◆ What you have to do: If a line in the data below contains "protected", copy it.

◆ Data records:
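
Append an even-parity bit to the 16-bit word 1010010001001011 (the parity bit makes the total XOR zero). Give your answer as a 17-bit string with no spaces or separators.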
--
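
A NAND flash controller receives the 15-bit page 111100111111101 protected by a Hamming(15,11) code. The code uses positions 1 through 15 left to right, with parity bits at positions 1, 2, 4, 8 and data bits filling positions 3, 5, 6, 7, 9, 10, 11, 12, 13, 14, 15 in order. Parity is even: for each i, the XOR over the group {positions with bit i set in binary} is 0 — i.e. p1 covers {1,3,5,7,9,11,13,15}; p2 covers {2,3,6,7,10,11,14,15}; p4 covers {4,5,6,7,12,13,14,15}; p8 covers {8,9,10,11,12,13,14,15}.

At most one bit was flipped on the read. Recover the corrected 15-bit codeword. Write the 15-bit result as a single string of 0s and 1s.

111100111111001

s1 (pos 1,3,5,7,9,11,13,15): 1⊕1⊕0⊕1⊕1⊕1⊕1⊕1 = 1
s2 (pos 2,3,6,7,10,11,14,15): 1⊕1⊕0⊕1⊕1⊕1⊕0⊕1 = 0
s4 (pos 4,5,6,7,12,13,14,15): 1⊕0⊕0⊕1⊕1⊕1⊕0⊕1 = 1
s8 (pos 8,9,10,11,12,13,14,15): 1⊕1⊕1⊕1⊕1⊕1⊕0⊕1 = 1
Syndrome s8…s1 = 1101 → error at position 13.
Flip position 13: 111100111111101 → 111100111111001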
==
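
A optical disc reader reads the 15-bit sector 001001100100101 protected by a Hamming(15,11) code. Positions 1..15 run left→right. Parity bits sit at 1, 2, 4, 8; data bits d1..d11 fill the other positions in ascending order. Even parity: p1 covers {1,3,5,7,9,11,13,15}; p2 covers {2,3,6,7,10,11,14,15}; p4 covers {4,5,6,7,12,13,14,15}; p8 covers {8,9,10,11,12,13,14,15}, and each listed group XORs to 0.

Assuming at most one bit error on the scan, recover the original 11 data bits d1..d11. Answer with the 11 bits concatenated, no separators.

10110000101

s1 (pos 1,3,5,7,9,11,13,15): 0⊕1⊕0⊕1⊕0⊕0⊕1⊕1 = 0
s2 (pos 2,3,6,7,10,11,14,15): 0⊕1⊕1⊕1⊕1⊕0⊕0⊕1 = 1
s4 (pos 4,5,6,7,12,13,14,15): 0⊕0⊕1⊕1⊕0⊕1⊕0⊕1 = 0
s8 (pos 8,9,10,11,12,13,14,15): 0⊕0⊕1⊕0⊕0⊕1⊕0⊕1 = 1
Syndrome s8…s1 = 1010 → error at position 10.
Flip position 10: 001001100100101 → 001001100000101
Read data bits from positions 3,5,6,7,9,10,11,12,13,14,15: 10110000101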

◆ Written reply:
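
A NAND flash controller receives the 15-bit page 111100111111101 protected by a Hamming(15,11) code. The code uses positions 1 through 15 left to right, with parity bits at positions 1, 2, 4, 8 and data bits filling positions 3, 5, 6, 7, 9, 10, 11, 12, 13, 14, 15 in order. Parity is even: for each i, the XOR over the group {positions with bit i set in binary} is 0 — i.e. p1 covers {1,3,5,7,9,11,13,15}; p2 covers {2,3,6,7,10,11,14,15}; p4 covers {4,5,6,7,12,13,14,15}; p8 covers {8,9,10,11,12,13,14,15}.
A optical disc reader reads the 15-bit sector 001001100100101 protected by a Hamming(15,11) code. Positions 1..15 run left→right. Parity bits sit at 1, 2, 4, 8; data bits d1..d11 fill the other positions in ascending order. Even parity: p1 covers {1,3,5,7,9,11,13,15}; p2 covers {2,3,6,7,10,11,14,15}; p4 covers {4,5,6,7,12,13,14,15}; p8 covers {8,9,10,11,12,13,14,15}, and each listed group XORs to 0.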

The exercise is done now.